* [Task details] Search the records for the string "right", then copy each line where it appears.

* [Data records]
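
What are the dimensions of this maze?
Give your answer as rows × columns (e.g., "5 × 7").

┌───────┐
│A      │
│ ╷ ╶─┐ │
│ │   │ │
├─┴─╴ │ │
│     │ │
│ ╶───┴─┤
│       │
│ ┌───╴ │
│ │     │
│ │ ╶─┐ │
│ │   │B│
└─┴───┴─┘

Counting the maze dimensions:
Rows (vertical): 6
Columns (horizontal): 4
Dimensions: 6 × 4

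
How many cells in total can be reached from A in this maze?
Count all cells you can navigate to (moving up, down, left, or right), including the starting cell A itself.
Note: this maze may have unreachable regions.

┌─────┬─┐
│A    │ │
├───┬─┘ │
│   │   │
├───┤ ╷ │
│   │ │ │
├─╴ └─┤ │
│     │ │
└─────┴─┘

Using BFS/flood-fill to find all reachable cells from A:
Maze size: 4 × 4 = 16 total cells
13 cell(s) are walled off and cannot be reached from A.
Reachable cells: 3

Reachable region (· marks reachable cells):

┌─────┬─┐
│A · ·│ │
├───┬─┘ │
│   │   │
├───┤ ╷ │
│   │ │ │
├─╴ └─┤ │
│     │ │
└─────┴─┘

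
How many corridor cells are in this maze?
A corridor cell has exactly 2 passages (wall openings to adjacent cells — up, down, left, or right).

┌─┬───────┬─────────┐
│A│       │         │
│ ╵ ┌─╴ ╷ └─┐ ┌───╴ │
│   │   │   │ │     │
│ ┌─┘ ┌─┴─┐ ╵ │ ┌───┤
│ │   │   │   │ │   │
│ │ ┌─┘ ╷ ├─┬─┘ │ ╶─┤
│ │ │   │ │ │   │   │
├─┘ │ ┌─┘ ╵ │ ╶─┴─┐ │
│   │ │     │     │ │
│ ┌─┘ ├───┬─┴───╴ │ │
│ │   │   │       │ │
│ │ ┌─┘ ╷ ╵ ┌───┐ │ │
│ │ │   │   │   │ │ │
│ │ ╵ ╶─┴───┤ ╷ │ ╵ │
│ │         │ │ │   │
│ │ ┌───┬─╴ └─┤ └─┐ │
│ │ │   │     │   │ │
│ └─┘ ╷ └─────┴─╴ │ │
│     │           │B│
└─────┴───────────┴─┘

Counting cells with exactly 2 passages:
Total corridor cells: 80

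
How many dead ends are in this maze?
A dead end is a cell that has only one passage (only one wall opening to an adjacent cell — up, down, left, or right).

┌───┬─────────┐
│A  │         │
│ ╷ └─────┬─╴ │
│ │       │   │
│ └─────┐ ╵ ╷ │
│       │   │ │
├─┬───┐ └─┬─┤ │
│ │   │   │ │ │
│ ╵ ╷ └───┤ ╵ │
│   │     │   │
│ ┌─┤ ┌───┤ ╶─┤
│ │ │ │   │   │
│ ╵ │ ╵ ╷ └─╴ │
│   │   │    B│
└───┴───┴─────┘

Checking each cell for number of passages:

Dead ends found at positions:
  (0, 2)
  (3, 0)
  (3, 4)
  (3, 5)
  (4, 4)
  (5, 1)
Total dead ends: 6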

* [Solution]
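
Count all cells you can navigate to (moving up, down, left, or right), including the starting cell A itself.
A corridor cell has exactly 2 passages (wall openings to adjacent cells — up, down, left, or right).
A dead end is a cell that has only one passage (only one wall opening to an adjacent cell — up, down, left, or right).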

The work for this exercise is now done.